## Task details
Pick each line containing the word "starts" out of the data below.

Stored dataset items
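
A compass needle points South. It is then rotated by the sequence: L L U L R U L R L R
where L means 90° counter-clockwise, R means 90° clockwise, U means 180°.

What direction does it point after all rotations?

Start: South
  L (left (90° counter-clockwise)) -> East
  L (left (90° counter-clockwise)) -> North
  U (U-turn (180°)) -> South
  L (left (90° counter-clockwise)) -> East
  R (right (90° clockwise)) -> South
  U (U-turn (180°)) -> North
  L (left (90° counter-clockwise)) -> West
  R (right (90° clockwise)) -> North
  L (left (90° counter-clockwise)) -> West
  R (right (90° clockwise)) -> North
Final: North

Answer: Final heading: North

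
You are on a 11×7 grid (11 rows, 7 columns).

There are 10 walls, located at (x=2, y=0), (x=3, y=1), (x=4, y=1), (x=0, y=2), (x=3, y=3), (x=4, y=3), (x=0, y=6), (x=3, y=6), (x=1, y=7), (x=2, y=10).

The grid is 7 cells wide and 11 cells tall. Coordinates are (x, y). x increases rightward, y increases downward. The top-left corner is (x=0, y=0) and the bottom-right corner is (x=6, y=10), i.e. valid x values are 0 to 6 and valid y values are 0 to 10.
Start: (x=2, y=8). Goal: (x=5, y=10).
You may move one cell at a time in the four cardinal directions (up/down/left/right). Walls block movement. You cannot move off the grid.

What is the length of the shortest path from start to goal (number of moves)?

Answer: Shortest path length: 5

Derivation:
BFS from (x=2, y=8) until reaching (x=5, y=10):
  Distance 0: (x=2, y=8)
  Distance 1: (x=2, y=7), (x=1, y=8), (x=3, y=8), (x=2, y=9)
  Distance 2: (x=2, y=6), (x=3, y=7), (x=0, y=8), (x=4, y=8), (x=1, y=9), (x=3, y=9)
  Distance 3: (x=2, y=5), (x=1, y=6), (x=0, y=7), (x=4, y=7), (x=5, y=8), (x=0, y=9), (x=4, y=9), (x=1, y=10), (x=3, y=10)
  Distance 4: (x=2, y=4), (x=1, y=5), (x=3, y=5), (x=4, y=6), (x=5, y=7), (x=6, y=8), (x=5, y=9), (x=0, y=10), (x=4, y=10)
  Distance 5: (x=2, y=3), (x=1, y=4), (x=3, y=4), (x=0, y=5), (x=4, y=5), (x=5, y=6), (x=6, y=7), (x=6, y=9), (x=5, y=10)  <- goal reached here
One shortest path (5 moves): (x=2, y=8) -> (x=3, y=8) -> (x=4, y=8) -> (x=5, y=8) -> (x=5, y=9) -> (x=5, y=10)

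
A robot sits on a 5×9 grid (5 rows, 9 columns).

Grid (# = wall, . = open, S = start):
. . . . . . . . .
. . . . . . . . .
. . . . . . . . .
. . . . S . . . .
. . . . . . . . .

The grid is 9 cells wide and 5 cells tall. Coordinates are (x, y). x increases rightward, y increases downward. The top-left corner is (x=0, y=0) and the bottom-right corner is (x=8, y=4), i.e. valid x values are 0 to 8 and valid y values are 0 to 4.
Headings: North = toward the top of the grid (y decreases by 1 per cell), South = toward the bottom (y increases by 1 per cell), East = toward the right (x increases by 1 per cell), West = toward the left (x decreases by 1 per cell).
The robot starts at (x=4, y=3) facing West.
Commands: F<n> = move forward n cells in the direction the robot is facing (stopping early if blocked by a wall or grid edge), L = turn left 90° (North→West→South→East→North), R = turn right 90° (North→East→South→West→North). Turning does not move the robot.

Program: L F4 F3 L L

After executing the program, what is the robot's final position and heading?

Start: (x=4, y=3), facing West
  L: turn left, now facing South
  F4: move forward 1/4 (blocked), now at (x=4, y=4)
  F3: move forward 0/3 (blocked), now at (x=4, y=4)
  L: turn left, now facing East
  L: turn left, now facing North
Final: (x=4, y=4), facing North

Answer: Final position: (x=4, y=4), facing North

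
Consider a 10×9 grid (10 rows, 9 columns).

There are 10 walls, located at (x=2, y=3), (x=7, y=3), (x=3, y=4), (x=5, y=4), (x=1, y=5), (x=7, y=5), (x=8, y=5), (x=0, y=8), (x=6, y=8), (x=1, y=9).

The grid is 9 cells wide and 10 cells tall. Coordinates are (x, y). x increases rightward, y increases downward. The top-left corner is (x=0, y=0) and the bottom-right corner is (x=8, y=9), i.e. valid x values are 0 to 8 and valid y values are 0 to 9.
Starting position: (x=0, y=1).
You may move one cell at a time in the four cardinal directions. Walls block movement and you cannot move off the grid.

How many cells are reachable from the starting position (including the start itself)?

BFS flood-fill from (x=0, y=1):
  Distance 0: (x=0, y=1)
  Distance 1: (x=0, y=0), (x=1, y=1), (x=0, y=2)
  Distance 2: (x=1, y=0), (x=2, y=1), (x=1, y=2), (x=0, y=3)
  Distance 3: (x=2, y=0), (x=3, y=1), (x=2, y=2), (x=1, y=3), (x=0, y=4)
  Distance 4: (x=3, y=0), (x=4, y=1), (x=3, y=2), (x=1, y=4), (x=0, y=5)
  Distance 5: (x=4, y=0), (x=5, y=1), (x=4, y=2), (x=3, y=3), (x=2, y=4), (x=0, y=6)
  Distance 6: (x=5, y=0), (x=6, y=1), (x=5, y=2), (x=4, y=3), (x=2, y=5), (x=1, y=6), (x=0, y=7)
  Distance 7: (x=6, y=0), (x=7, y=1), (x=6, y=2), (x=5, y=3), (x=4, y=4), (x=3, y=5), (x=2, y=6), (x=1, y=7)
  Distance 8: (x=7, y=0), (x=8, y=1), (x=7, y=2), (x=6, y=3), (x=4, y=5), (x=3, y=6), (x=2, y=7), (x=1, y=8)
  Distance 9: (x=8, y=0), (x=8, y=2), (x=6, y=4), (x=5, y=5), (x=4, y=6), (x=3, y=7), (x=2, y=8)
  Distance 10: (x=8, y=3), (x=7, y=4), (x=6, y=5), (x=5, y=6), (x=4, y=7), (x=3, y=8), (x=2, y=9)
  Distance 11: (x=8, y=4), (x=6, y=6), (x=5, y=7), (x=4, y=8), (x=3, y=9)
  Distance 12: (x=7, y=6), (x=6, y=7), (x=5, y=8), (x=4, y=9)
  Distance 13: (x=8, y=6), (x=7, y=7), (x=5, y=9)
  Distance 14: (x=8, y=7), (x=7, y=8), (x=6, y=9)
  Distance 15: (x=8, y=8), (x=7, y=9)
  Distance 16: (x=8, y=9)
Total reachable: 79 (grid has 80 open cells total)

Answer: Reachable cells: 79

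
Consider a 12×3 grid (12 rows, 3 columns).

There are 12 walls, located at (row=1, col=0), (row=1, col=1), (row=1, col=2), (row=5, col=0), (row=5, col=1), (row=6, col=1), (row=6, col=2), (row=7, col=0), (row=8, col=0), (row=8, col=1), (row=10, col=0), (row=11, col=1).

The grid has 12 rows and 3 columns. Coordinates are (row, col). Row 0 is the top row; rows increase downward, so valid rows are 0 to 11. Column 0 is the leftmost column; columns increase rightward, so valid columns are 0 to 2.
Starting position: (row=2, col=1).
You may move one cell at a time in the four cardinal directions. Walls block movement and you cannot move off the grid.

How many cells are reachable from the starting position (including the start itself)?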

---

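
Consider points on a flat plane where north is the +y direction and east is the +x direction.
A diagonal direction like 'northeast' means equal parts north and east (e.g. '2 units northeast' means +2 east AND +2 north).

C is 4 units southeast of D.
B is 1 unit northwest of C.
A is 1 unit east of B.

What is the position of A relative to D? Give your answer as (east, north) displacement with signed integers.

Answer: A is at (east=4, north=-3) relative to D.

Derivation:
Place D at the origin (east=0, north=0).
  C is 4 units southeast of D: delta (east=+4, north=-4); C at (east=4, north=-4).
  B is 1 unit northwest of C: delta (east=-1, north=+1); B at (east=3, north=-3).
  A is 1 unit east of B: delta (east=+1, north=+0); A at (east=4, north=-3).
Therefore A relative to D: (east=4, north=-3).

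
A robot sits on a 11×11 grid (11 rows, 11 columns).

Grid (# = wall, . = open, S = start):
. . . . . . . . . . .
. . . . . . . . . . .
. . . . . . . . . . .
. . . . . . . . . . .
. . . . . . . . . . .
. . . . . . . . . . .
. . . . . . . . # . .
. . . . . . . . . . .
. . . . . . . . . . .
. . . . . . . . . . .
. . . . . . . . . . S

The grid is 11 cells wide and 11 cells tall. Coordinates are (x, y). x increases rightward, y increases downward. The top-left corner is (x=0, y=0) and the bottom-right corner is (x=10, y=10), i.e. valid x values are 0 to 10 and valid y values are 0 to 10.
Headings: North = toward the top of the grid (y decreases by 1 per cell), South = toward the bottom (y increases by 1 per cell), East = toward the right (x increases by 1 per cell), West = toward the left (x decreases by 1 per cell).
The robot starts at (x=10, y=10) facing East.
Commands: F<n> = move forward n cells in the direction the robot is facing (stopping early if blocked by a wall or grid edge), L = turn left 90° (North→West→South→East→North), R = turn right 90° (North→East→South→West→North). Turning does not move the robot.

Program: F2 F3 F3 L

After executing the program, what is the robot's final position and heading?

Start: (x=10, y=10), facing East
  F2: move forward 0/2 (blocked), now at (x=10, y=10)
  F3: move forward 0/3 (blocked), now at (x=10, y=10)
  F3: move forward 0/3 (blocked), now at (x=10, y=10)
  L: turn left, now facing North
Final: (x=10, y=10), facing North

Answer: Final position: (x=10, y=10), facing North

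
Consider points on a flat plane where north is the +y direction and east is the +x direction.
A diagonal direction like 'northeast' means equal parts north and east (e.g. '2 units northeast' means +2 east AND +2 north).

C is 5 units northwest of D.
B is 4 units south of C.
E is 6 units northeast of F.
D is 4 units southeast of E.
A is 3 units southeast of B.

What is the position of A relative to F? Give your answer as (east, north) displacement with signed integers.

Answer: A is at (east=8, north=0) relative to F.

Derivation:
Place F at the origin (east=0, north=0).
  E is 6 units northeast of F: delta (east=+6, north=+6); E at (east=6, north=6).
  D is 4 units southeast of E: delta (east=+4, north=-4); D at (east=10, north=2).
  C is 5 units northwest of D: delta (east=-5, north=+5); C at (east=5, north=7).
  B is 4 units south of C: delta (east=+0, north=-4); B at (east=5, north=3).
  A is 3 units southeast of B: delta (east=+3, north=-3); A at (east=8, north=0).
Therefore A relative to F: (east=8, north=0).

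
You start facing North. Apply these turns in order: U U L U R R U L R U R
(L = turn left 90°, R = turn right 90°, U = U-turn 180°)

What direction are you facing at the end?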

## Answer space
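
The robot starts at (x=4, y=3) facing West.
The robot starts at (x=10, y=10) facing East.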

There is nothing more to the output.